Assignment> Set down exactly the lines that run from the line with "A helical spring (d = 7.9" to the end of the data, and nothing else.

++++++

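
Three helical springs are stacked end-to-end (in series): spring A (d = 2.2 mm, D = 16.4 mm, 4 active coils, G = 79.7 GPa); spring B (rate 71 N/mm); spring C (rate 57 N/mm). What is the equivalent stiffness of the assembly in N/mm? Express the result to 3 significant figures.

k_A = Gd⁴/(8D³N_a) = (79.7×10³)(2.2⁴)/(8·16.4³·4) = 13.227 N/mm
Series: 1/k_eq = 1/13.227 + 1/71 + 1/57 = 0.10723; k_eq = 9.3257 N/mm

9.33 N/mm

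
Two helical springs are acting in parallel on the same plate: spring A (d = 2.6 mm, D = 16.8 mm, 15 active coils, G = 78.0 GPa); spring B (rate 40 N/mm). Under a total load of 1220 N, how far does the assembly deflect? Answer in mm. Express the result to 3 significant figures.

26.4 mm

k_A = Gd⁴/(8D³N_a) = (78.0×10³)(2.6⁴)/(8·16.8³·15) = 6.2644 N/mm
Parallel: k_eq = 6.2644 + 40 = 46.264 N/mm
δ = F/k_eq = 1220/46.264 = 26.37 mm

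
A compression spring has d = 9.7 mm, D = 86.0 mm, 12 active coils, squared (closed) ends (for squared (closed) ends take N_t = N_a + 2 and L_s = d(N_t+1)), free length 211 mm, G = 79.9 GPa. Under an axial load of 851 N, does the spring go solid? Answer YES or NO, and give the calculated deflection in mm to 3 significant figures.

k = Gd⁴/(8D³N_a) = (79.9×10³)(9.7⁴)/(8·86.0³·12) = 11.584 N/mm
N_t = 14; L_s = 9.7·15 = 145.5 mm; δ_solid = L₀ − L_s = 211 − 145.5 = 65.5 mm
δ = F/k = 851/11.584 = 73.462 mm
δ ≥ δ_solid → spring goes solid

YES, δ = 73.5 mm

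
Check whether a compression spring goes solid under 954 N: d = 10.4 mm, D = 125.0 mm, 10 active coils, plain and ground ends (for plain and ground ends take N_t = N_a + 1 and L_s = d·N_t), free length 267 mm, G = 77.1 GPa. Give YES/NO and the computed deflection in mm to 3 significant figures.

k = Gd⁴/(8D³N_a) = (77.1×10³)(10.4⁴)/(8·125.0³·10) = 5.7726 N/mm
N_t = 11; L_s = 10.4·11 = 114.4 mm; δ_solid = L₀ − L_s = 267 − 114.4 = 152.6 mm
δ = F/k = 954/5.7726 = 165.26 mm
δ ≥ δ_solid → spring goes solid

YES, δ = 165 mm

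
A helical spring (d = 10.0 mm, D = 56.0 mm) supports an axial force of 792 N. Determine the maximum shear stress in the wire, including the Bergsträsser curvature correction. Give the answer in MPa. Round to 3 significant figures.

Spring index C = D/d = 56.0/10.0 = 5.6000
K_B = (4C+2)/(4C−3) = 24.400/19.400 = 1.2577
τ₀ = 8FD/(πd³) = 8·792·56.0/(π·10.0³) = 354816/3141.6 = 112.94 MPa
τ_max = K·τ₀ = 1.2577 × 112.94 = 142.05 MPa

142 MPa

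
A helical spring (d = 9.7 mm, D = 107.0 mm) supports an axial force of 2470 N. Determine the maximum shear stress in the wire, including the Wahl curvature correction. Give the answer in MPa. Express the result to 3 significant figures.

834 MPa

Spring index C = D/d = 107.0/9.7 = 11.0309
K_W = (4C−1)/(4C−4) + 0.615/C = 43.124/40.124 + 0.0558 = 1.1305
τ₀ = 8FD/(πd³) = 8·2470·107.0/(π·9.7³) = 2.11432e+06/2867.2 = 737.4 MPa
τ_max = K·τ₀ = 1.1305 × 737.4 = 833.65 MPa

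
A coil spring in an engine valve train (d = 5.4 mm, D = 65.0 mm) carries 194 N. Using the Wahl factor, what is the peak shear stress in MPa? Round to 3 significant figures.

228 MPa

Spring index C = D/d = 65.0/5.4 = 12.0370
K_W = (4C−1)/(4C−4) + 0.615/C = 47.148/44.148 + 0.0511 = 1.1190
τ₀ = 8FD/(πd³) = 8·194·65.0/(π·5.4³) = 100880/494.69 = 203.93 MPa
τ_max = K·τ₀ = 1.1190 × 203.93 = 228.2 MPa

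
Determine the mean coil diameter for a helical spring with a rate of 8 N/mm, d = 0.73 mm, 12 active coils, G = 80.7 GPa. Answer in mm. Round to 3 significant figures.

3.10 mm

D = (Gd⁴/(8N_a·k))^(1/3) = (80.7×10³·0.73⁴/(8·12·8))^(1/3)
  = (29.8403)^(1/3) = 3.1017 mm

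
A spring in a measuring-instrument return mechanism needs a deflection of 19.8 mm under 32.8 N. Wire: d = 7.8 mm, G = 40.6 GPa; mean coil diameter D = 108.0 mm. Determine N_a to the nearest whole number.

9

Required rate k = F/δ = 32.8/19.8 = 1.6566 N/mm
N_a = Gd⁴/(8D³k) = (40.6×10³ × 7.8⁴)/(8 × 108.0³ × 1.6566)
    = 1.50281e+08 / 1.66944e+07 = 9.002 → 9 coils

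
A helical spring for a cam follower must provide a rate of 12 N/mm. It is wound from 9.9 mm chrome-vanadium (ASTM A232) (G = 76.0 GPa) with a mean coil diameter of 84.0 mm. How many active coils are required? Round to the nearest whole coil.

N_a = Gd⁴/(8D³k) = (76.0×10³ × 9.9⁴)/(8 × 84.0³ × 12)
    = 7.30053e+08 / 5.68996e+07 = 12.83 → 13 coils

13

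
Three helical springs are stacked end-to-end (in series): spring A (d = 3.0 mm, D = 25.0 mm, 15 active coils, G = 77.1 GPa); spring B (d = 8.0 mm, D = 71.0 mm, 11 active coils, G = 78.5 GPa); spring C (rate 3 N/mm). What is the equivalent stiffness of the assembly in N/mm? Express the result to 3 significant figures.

k_A = Gd⁴/(8D³N_a) = (77.1×10³)(3.0⁴)/(8·25.0³·15) = 3.3307 N/mm
k_B = Gd⁴/(8D³N_a) = (78.5×10³)(8.0⁴)/(8·71.0³·11) = 10.209 N/mm
Series: 1/k_eq = 1/3.3307 + 1/10.209 + 1/3 = 0.73152; k_eq = 1.367 N/mm

1.37 N/mm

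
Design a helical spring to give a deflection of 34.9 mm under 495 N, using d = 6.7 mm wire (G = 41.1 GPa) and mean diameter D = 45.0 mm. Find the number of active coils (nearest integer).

8

Required rate k = F/δ = 495/34.9 = 14.183 N/mm
N_a = Gd⁴/(8D³k) = (41.1×10³ × 6.7⁴)/(8 × 45.0³ × 14.183)
    = 8.28211e+07 / 1.03397e+07 = 8.01 → 8 coils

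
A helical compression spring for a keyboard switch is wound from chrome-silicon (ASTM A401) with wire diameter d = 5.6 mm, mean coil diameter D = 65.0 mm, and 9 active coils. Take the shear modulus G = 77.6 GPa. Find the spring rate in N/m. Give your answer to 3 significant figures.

k = Gd⁴/(8D³N_a) = (77.6×10³ × 5.6⁴) / (8 × 65.0³ × 9)
  = 7.63157e+07 / 1.9773e+07 = 3.8596 N/mm = 3859.6 N/m

3860 N/m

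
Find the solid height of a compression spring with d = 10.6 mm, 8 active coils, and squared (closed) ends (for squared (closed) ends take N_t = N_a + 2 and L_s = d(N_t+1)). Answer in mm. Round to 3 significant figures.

117 mm

squared (closed) ends: N_t = N_a + 2 = 8 + 2 = 10
L_s = d·(N_t+1) = 10.6 × 11 = 116.6 mm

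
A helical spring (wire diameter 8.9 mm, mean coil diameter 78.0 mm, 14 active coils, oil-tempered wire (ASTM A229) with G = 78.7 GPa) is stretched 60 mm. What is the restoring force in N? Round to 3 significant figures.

k = Gd⁴/(8D³N_a) = (78.7×10³)(8.9⁴)/(8·78.0³·14) = 9.2904 N/mm
F = k·δ = 9.2904 × 60 = 557.42 N

557 N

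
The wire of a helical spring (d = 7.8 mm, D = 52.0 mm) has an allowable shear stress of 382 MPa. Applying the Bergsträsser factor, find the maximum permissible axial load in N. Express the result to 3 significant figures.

1130 N

C = D/d = 52.0/7.8 = 6.6667
K_B = (4C+2)/(4C−3) = 28.667/23.667 = 1.2113
τ_max = K·8FD/(πd³) → F_max = τ_allow·πd³/(8DK)
F_max = 382·π·7.8³/(8·52.0·1.2113) = 5.695e+05/503.89 = 1130.2 N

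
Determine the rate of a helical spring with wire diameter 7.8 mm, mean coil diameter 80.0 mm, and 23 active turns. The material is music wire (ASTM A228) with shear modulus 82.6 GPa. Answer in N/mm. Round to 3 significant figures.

3.25 N/mm

k = Gd⁴/(8D³N_a) = (82.6×10³ × 7.8⁴) / (8 × 80.0³ × 23)
  = 3.05744e+08 / 9.4208e+07 = 3.2454 N/mm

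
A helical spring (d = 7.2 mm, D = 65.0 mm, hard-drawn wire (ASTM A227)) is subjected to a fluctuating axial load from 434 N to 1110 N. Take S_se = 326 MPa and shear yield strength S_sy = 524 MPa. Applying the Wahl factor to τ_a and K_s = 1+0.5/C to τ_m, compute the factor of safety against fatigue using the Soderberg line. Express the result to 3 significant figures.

0.817

C = D/d = 65.0/7.2 = 9.0278; K_W = (4C−1)/(4C−4)+0.615/C = 1.1615; K_s = 1+0.5/C = 1.0554
F_a = (F_max−F_min)/2 = 338 N; F_m = (F_max+F_min)/2 = 772 N
τ_a = K_W·8F_aD/(πd³) = 1.1615 × 149.89 = 174.1 MPa
τ_m = K_s·8F_mD/(πd³) = 1.0554 × 342.35 = 361.31 MPa
Soderberg: 1/n_f = τ_a/S_se + τ_m/S_sy = 174.1/326 + 361.31/524 = 0.53406 + 0.68953 = 1.2236
n_f = 1/1.2236 = 0.8173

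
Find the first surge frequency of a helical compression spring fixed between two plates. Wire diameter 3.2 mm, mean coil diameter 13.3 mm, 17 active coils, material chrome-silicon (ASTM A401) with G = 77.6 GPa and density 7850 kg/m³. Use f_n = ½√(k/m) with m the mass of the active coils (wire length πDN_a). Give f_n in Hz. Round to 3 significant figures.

377 Hz

k = Gd⁴/(8D³N_a) = (77.6×10³)(3.2⁴)/(8·13.3³·17) = 25.431 N/mm = 25431 N/m
Wire length L = πDN_a = π·13.3·17 = 710.31 mm
m = ρ·(πd²/4)·L = 7850 × 8.0425×10⁻⁶ m² × 0.71031 m = 0.044845 kg
f_n = ½√(k/m) = 0.5·√(25431/0.044845) = 0.5·√(5.671e+05) = 376.53 Hz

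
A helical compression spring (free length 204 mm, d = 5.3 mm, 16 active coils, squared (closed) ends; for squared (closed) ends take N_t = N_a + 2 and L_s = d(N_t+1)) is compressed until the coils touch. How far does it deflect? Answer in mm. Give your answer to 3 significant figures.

N_t = 18; L_s = 5.3·19 = 100.7 mm
δ_solid = L₀ − L_s = 204 − 100.7 = 103.3 mm

103 mm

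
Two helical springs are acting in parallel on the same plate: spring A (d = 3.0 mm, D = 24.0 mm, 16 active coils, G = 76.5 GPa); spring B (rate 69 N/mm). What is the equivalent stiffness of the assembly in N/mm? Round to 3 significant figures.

72.5 N/mm

k_A = Gd⁴/(8D³N_a) = (76.5×10³)(3.0⁴)/(8·24.0³·16) = 3.5019 N/mm
Parallel: k_eq = 3.5019 + 69 = 72.502 N/mm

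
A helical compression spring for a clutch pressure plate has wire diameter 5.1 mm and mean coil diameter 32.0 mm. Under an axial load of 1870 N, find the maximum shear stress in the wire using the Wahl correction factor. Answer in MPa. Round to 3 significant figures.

Spring index C = D/d = 32.0/5.1 = 6.2745
K_W = (4C−1)/(4C−4) + 0.615/C = 24.098/21.098 + 0.0980 = 1.2402
τ₀ = 8FD/(πd³) = 8·1870·32.0/(π·5.1³) = 478720/416.74 = 1148.7 MPa
τ_max = K·τ₀ = 1.2402 × 1148.7 = 1424.7 MPa

1420 MPa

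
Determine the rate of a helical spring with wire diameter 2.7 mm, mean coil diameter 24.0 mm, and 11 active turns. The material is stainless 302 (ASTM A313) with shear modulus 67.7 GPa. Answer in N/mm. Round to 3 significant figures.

2.96 N/mm

k = Gd⁴/(8D³N_a) = (67.7×10³ × 2.7⁴) / (8 × 24.0³ × 11)
  = 3.59786e+06 / 1.21651e+06 = 2.9575 N/mm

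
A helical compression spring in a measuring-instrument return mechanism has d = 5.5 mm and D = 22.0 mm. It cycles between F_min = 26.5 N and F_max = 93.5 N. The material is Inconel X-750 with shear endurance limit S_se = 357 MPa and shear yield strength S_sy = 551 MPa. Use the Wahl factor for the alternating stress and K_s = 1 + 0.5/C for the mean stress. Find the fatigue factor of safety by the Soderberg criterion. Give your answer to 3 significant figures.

11.7

C = D/d = 22.0/5.5 = 4.0000; K_W = (4C−1)/(4C−4)+0.615/C = 1.4038; K_s = 1+0.5/C = 1.1250
F_a = (F_max−F_min)/2 = 33.5 N; F_m = (F_max+F_min)/2 = 60 N
τ_a = K_W·8F_aD/(πd³) = 1.4038 × 11.28 = 15.835 MPa
τ_m = K_s·8F_mD/(πd³) = 1.1250 × 20.203 = 22.729 MPa
Soderberg: 1/n_f = τ_a/S_se + τ_m/S_sy = 15.835/357 + 22.729/551 = 0.04435 + 0.04125 = 0.085605
n_f = 1/0.085605 = 11.68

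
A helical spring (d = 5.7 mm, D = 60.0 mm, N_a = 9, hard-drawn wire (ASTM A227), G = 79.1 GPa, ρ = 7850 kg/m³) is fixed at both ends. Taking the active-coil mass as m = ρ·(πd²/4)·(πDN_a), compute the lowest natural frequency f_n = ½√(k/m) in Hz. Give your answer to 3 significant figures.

62.8 Hz

k = Gd⁴/(8D³N_a) = (79.1×10³)(5.7⁴)/(8·60.0³·9) = 5.369 N/mm = 5369 N/m
Wire length L = πDN_a = π·60.0·9 = 1696.5 mm
m = ρ·(πd²/4)·L = 7850 × 25.518×10⁻⁶ m² × 1.6965 m = 0.33982 kg
f_n = ½√(k/m) = 0.5·√(5369/0.33982) = 0.5·√(15799) = 62.848 Hz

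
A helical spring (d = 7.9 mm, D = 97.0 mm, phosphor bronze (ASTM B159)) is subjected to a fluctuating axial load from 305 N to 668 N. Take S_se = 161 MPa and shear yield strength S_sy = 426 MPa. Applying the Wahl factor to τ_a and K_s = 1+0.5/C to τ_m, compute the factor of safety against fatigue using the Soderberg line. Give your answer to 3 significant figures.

C = D/d = 97.0/7.9 = 12.2785; K_W = (4C−1)/(4C−4)+0.615/C = 1.1166; K_s = 1+0.5/C = 1.0407
F_a = (F_max−F_min)/2 = 181.5 N; F_m = (F_max+F_min)/2 = 486.5 N
τ_a = K_W·8F_aD/(πd³) = 1.1166 × 90.93 = 101.53 MPa
τ_m = K_s·8F_mD/(πd³) = 1.0407 × 243.73 = 253.66 MPa
Soderberg: 1/n_f = τ_a/S_se + τ_m/S_sy = 101.53/161 + 253.66/426 = 0.63063 + 0.59544 = 1.2261
n_f = 1/1.2261 = 0.8156

0.816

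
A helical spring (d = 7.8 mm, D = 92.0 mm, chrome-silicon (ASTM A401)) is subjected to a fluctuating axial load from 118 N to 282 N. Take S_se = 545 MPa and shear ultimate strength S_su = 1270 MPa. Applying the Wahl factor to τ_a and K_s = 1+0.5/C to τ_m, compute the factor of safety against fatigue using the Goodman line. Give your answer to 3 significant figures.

C = D/d = 92.0/7.8 = 11.7949; K_W = (4C−1)/(4C−4)+0.615/C = 1.1216; K_s = 1+0.5/C = 1.0424
F_a = (F_max−F_min)/2 = 82 N; F_m = (F_max+F_min)/2 = 200 N
τ_a = K_W·8F_aD/(πd³) = 1.1216 × 40.482 = 45.405 MPa
τ_m = K_s·8F_mD/(πd³) = 1.0424 × 98.736 = 102.92 MPa
Goodman: 1/n_f = τ_a/S_se + τ_m/S_su = 45.405/545 + 102.92/1270 = 0.08331 + 0.08104 = 0.16435
n_f = 1/0.16435 = 6.084

6.08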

++++++

Written answer>
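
A helical spring (d = 7.9 mm, D = 97.0 mm, phosphor bronze (ASTM B159)) is subjected to a fluctuating axial load from 305 N to 668 N. Take S_se = 161 MPa and shear yield strength S_sy = 426 MPa. Applying the Wahl factor to τ_a and K_s = 1+0.5/C to τ_m, compute the factor of safety against fatigue using the Soderberg line. Give your answer to 3 significant figures.

C = D/d = 97.0/7.9 = 12.2785; K_W = (4C−1)/(4C−4)+0.615/C = 1.1166; K_s = 1+0.5/C = 1.0407
F_a = (F_max−F_min)/2 = 181.5 N; F_m = (F_max+F_min)/2 = 486.5 N
τ_a = K_W·8F_aD/(πd³) = 1.1166 × 90.93 = 101.53 MPa
τ_m = K_s·8F_mD/(πd³) = 1.0407 × 243.73 = 253.66 MPa
Soderberg: 1/n_f = τ_a/S_se + τ_m/S_sy = 101.53/161 + 253.66/426 = 0.63063 + 0.59544 = 1.2261
n_f = 1/1.2261 = 0.8156

0.816

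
A helical spring (d = 7.8 mm, D = 92.0 mm, chrome-silicon (ASTM A401)) is subjected to a fluctuating axial load from 118 N to 282 N. Take S_se = 545 MPa and shear ultimate strength S_su = 1270 MPa. Applying the Wahl factor to τ_a and K_s = 1+0.5/C to τ_m, compute the factor of safety against fatigue using the Goodman line. Give your answer to 3 significant figures.

C = D/d = 92.0/7.8 = 11.7949; K_W = (4C−1)/(4C−4)+0.615/C = 1.1216; K_s = 1+0.5/C = 1.0424
F_a = (F_max−F_min)/2 = 82 N; F_m = (F_max+F_min)/2 = 200 N
τ_a = K_W·8F_aD/(πd³) = 1.1216 × 40.482 = 45.405 MPa
τ_m = K_s·8F_mD/(πd³) = 1.0424 × 98.736 = 102.92 MPa
Goodman: 1/n_f = τ_a/S_se + τ_m/S_su = 45.405/545 + 102.92/1270 = 0.08331 + 0.08104 = 0.16435
n_f = 1/0.16435 = 6.084

6.08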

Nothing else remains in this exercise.